### Work to be completed
Work through the records below, line by line, and say how many lines include "mass", with nothing else.

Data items
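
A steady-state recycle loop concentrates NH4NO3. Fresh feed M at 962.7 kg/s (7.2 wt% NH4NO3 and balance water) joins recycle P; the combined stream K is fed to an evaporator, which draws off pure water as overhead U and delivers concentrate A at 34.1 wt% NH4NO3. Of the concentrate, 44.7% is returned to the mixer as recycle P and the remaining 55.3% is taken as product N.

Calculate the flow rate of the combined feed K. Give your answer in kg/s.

1127 kg/s

Overall NH4NO3 balance (none leaves overhead): NH4NO3 in fresh feed = NH4NO3 in product, i.e. 962.7×0.072 = (1−0.447)·A·0.341.
A = 69.314/(0.341×0.553) = 367.57 kg/s.
Recycle P = 0.447×367.57 = 164.31 kg/s.
Combined feed K = 962.7 + 164.31 = 1127 kg/s.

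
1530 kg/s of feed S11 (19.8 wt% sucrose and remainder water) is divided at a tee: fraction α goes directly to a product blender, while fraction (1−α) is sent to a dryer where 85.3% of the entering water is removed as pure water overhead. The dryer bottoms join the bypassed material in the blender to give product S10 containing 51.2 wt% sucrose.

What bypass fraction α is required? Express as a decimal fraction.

All 1530×0.198 = 302.94 kg/s of sucrose reaches S10, so S10 = 302.94/0.512 = 591.68 kg/s and vapour = 938.32 kg/s.
The evaporator receives (1−α)·1530 of feed at 0.802 water and removes 0.853 of that water:
0.853×0.802×(1−α)×1530 = 938.32
(1−α) = 938.32/1046.7 = 0.8965;  α = 0.1035.

0.104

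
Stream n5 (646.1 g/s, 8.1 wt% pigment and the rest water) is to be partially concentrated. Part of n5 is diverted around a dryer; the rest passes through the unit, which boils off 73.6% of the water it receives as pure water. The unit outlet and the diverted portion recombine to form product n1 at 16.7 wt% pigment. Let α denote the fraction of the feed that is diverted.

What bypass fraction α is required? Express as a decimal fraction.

All 646.1×0.081 = 52.334 g/s of pigment reaches n1, so n1 = 52.334/0.167 = 313.38 g/s and vapour = 332.72 g/s.
The evaporator receives (1−α)·646.1 of feed at 0.919 water and removes 0.736 of that water:
0.736×0.919×(1−α)×646.1 = 332.72
(1−α) = 332.72/437.01 = 0.7614;  α = 0.2386.

0.239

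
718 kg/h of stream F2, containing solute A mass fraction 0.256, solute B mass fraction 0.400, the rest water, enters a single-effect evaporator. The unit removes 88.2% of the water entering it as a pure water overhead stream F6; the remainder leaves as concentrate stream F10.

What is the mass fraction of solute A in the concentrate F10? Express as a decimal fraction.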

### Output for this exercise
2